(Collected data)
-------
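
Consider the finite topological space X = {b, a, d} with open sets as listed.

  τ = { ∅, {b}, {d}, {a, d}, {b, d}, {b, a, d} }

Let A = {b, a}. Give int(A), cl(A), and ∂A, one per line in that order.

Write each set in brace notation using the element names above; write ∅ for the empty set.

interior: largest open inside A is {b} (from ∅, {b})
cl via duality: int({d}) = {d}, so X∖{d} = {b, a}
cl∖int = {a}

int(A) = {b}
cl(A)  = {b, a}
∂A     = {a}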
-------
▶ _INSTRUCTIONS TO FOLLOW_
Restating the data word for word is the whole task.

▶ _TASK OUTPUT_
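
Consider the finite topological space X = {b, a, d} with open sets as listed.

  τ = { ∅, {b}, {d}, {a, d}, {b, d}, {b, a, d} }

Let A = {b, a}. Give int(A), cl(A), and ∂A, one per line in that order.

Write each set in brace notation using the element names above; write ∅ for the empty set.

interior: largest open inside A is {b} (from ∅, {b})
cl via duality: int({d}) = {d}, so X∖{d} = {b, a}
cl∖int = {a}

int(A) = {b}
cl(A)  = {b, a}
∂A     = {a}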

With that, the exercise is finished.